[Dataset entries]
»»

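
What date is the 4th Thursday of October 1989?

26 October 1989

October 1989 begins on a Sunday, so the first Thursday is October 5 (4 days later).
The 4th Thursday is 3 weeks later: 5 + 21 = 26.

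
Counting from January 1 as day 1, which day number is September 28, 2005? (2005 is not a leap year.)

271

Days in months before September: 31 + 28 + 31 + 30 + 31 + 30 + 31 + 31 = 243.
Plus 28 days into September → day 271.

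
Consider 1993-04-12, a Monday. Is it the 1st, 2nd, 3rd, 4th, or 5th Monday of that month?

2nd

Day 12 falls in week ⌈12/7⌉ of the month.
Days 1–7 hold the 1st Monday, 8–14 the 2nd, 15–21 the 3rd, 22–28 the 4th, 29–31 the 5th.
12 is in the range for the 2nd.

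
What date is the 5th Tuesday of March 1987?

The first Tuesday of March 1987 is March 3.
The 5th Tuesday is 4 weeks later: 3 + 28 = 31.

1987-03-31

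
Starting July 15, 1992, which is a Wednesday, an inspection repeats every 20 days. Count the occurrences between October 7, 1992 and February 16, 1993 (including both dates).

Occurrences land 20·i days after July 15, 1992 for i = 0, 1, 2, …
October 7, 1992 is 84 days after the start; 84 ÷ 20 = 4 remainder 4; since the remainder is 4, round up to i = 5. First occurrence in the window: #6 on October 23, 1992 (5×20 = 100 days in).
February 16, 1993 is 216 days after the start; 216 ÷ 20 = 10 remainder 16. Last occurrence in the window: #11 on January 31, 1993.
Occurrences #6 through #11: 6 in total.

6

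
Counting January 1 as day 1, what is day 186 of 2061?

2061-07-05

January has 31 days (186 − 31 = 155 remain).
February has 28 days (155 − 28 = 127 remain).
March has 31 days (127 − 31 = 96 remain).
April has 30 days (96 − 30 = 66 remain).
May has 31 days (66 − 31 = 35 remain).
June has 30 days (35 − 30 = 5 remain).
5 into July → July 5.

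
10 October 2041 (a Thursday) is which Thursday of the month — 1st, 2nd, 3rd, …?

2nd

Day 10 falls in week ⌈10/7⌉ of the month.
Days 1–7 hold the 1st Thursday, 8–14 the 2nd, 15–21 the 3rd, 22–28 the 4th, 29–31 the 5th.
10 is in the range for the 2nd.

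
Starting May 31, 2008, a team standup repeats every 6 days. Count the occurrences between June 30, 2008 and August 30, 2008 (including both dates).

Occurrences land 6·i days after May 31, 2008 for i = 0, 1, 2, …
June 30, 2008 is 30 days after the start; 30 ÷ 6 = 5 remainder 0. First occurrence in the window: #6 on June 30, 2008 (5×6 = 30 days in).
August 30, 2008 is 91 days after the start; 91 ÷ 6 = 15 remainder 1. Last occurrence in the window: #16 on August 29, 2008.
Occurrences #6 through #16: 11 in total.

11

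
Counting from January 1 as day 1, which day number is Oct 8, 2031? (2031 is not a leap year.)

Days in months before Oct: 31 + 28 + 31 + 30 + 31 + 30 + 31 + 31 + 30 = 273.
Plus 8 days into Oct → day 281.

281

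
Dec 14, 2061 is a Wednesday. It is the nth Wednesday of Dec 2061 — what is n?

Day 14 falls in week ⌈14/7⌉ of the month.
Days 1–7 hold the 1st Wednesday, 8–14 the 2nd, 15–21 the 3rd, 22–28 the 4th, 29–31 the 5th.
14 is in the range for the 2nd.

2nd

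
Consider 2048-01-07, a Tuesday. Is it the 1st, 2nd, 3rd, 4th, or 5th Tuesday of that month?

Day 7 falls in week ⌈7/7⌉ of the month.
Days 1–7 hold the 1st Tuesday, 8–14 the 2nd, 15–21 the 3rd, 22–28 the 4th, 29–31 the 5th.
7 is in the range for the 1st.

1st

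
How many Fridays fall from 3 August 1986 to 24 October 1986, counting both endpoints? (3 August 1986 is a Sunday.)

3 August 1986 is a Sunday; the first Friday on or after it is 8 August 1986 (5 days later).
From 8 August 1986 to 24 October 1986: 23 + 30 + 24 = 77 days (rest of August, September, October).
77 ÷ 7 = 11 full weeks with remainder 0, so 11 more Fridays after the first → 12.

12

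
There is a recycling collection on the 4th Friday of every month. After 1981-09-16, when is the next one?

1981-09-25

September 1981 starts on a Tuesday; its first Friday is the 4th, so the 4th Friday is the 25th — 1981-09-25.
1981-09-25 is after 1981-09-16, so that is the next one.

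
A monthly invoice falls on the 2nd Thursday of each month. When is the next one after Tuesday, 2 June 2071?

June 2071 starts on a Monday; its first Thursday is the 4th, so the 2nd Thursday is the 11th — 11 June 2071.
11 June 2071 is after 2 June 2071, so that is the next one.

11 June 2071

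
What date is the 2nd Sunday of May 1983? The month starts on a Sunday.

May 8, 1983

May 1983 begins on a Sunday, so the first Sunday is May 1.
The 2nd Sunday is 1 weeks later: 1 + 7 = 8.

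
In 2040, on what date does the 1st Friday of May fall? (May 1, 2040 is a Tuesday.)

May 2040 begins on a Tuesday, so the first Friday is May 4 (3 days later).

4 May 2040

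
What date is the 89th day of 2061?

30 March 2061

January has 31 days (89 − 31 = 58 remain).
February has 28 days (58 − 28 = 30 remain).
30 into March → March 30.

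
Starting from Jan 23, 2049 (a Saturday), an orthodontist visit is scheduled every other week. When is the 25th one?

Dec 25, 2049

The 25th occurrence is 24 intervals after the first: 24 × 14 = 336 days after Jan 23, 2049.
Jan has 31 days — 8 days to the end of Jan leaves 328.
Feb has 28 days (300 left).
Mar has 31 days (269 left).
Apr has 30 days (239 left).
May has 31 days (208 left).
Jun has 30 days (178 left).
Jul has 31 days (147 left).
Aug has 31 days (116 left).
Sep has 30 days (86 left).
Oct has 31 days (55 left).
Nov has 30 days (25 left).
25 days into Dec → Dec 25, 2049.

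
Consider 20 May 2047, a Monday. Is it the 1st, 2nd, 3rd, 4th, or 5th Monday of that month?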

««

**EXERCISE INSTRUCTIONS:** When you answer, set down the entries above precisely as they read.

**RESPONSE FOR THIS EXERCISE:**
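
What date is the 4th Thursday of October 1989?

26 October 1989

October 1989 begins on a Sunday, so the first Thursday is October 5 (4 days later).
The 4th Thursday is 3 weeks later: 5 + 21 = 26.

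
Counting from January 1 as day 1, which day number is September 28, 2005? (2005 is not a leap year.)

271

Days in months before September: 31 + 28 + 31 + 30 + 31 + 30 + 31 + 31 = 243.
Plus 28 days into September → day 271.

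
Consider 1993-04-12, a Monday. Is it the 1st, 2nd, 3rd, 4th, or 5th Monday of that month?

2nd

Day 12 falls in week ⌈12/7⌉ of the month.
Days 1–7 hold the 1st Monday, 8–14 the 2nd, 15–21 the 3rd, 22–28 the 4th, 29–31 the 5th.
12 is in the range for the 2nd.

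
What date is the 5th Tuesday of March 1987?

The first Tuesday of March 1987 is March 3.
The 5th Tuesday is 4 weeks later: 3 + 28 = 31.

1987-03-31

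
Starting July 15, 1992, which is a Wednesday, an inspection repeats every 20 days. Count the occurrences between October 7, 1992 and February 16, 1993 (including both dates).

Occurrences land 20·i days after July 15, 1992 for i = 0, 1, 2, …
October 7, 1992 is 84 days after the start; 84 ÷ 20 = 4 remainder 4; since the remainder is 4, round up to i = 5. First occurrence in the window: #6 on October 23, 1992 (5×20 = 100 days in).
February 16, 1993 is 216 days after the start; 216 ÷ 20 = 10 remainder 16. Last occurrence in the window: #11 on January 31, 1993.
Occurrences #6 through #11: 6 in total.

6

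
Counting January 1 as day 1, what is day 186 of 2061?

2061-07-05

January has 31 days (186 − 31 = 155 remain).
February has 28 days (155 − 28 = 127 remain).
March has 31 days (127 − 31 = 96 remain).
April has 30 days (96 − 30 = 66 remain).
May has 31 days (66 − 31 = 35 remain).
June has 30 days (35 − 30 = 5 remain).
5 into July → July 5.

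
10 October 2041 (a Thursday) is which Thursday of the month — 1st, 2nd, 3rd, …?

2nd

Day 10 falls in week ⌈10/7⌉ of the month.
Days 1–7 hold the 1st Thursday, 8–14 the 2nd, 15–21 the 3rd, 22–28 the 4th, 29–31 the 5th.
10 is in the range for the 2nd.

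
Starting May 31, 2008, a team standup repeats every 6 days. Count the occurrences between June 30, 2008 and August 30, 2008 (including both dates).

Occurrences land 6·i days after May 31, 2008 for i = 0, 1, 2, …
June 30, 2008 is 30 days after the start; 30 ÷ 6 = 5 remainder 0. First occurrence in the window: #6 on June 30, 2008 (5×6 = 30 days in).
August 30, 2008 is 91 days after the start; 91 ÷ 6 = 15 remainder 1. Last occurrence in the window: #16 on August 29, 2008.
Occurrences #6 through #16: 11 in total.

11

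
Counting from January 1 as day 1, which day number is Oct 8, 2031? (2031 is not a leap year.)

Days in months before Oct: 31 + 28 + 31 + 30 + 31 + 30 + 31 + 31 + 30 = 273.
Plus 8 days into Oct → day 281.

281

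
Dec 14, 2061 is a Wednesday. It is the nth Wednesday of Dec 2061 — what is n?

Day 14 falls in week ⌈14/7⌉ of the month.
Days 1–7 hold the 1st Wednesday, 8–14 the 2nd, 15–21 the 3rd, 22–28 the 4th, 29–31 the 5th.
14 is in the range for the 2nd.

2nd

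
Consider 2048-01-07, a Tuesday. Is it the 1st, 2nd, 3rd, 4th, or 5th Tuesday of that month?

Day 7 falls in week ⌈7/7⌉ of the month.
Days 1–7 hold the 1st Tuesday, 8–14 the 2nd, 15–21 the 3rd, 22–28 the 4th, 29–31 the 5th.
7 is in the range for the 1st.

1st

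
How many Fridays fall from 3 August 1986 to 24 October 1986, counting both endpoints? (3 August 1986 is a Sunday.)

3 August 1986 is a Sunday; the first Friday on or after it is 8 August 1986 (5 days later).
From 8 August 1986 to 24 October 1986: 23 + 30 + 24 = 77 days (rest of August, September, October).
77 ÷ 7 = 11 full weeks with remainder 0, so 11 more Fridays after the first → 12.

12

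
There is a recycling collection on the 4th Friday of every month. After 1981-09-16, when is the next one?

1981-09-25

September 1981 starts on a Tuesday; its first Friday is the 4th, so the 4th Friday is the 25th — 1981-09-25.
1981-09-25 is after 1981-09-16, so that is the next one.

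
A monthly invoice falls on the 2nd Thursday of each month. When is the next one after Tuesday, 2 June 2071?

June 2071 starts on a Monday; its first Thursday is the 4th, so the 2nd Thursday is the 11th — 11 June 2071.
11 June 2071 is after 2 June 2071, so that is the next one.

11 June 2071

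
What date is the 2nd Sunday of May 1983? The month starts on a Sunday.

May 8, 1983

May 1983 begins on a Sunday, so the first Sunday is May 1.
The 2nd Sunday is 1 weeks later: 1 + 7 = 8.

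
In 2040, on what date does the 1st Friday of May fall? (May 1, 2040 is a Tuesday.)

May 2040 begins on a Tuesday, so the first Friday is May 4 (3 days later).

4 May 2040

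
What date is the 89th day of 2061?

30 March 2061

January has 31 days (89 − 31 = 58 remain).
February has 28 days (58 − 28 = 30 remain).
30 into March → March 30.

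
Starting from Jan 23, 2049 (a Saturday), an orthodontist visit is scheduled every other week. When is the 25th one?

Dec 25, 2049

The 25th occurrence is 24 intervals after the first: 24 × 14 = 336 days after Jan 23, 2049.
Jan has 31 days — 8 days to the end of Jan leaves 328.
Feb has 28 days (300 left).
Mar has 31 days (269 left).
Apr has 30 days (239 left).
May has 31 days (208 left).
Jun has 30 days (178 left).
Jul has 31 days (147 left).
Aug has 31 days (116 left).
Sep has 30 days (86 left).
Oct has 31 days (55 left).
Nov has 30 days (25 left).
25 days into Dec → Dec 25, 2049.

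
Consider 20 May 2047, a Monday. Is it the 1st, 2nd, 3rd, 4th, or 5th Monday of that month?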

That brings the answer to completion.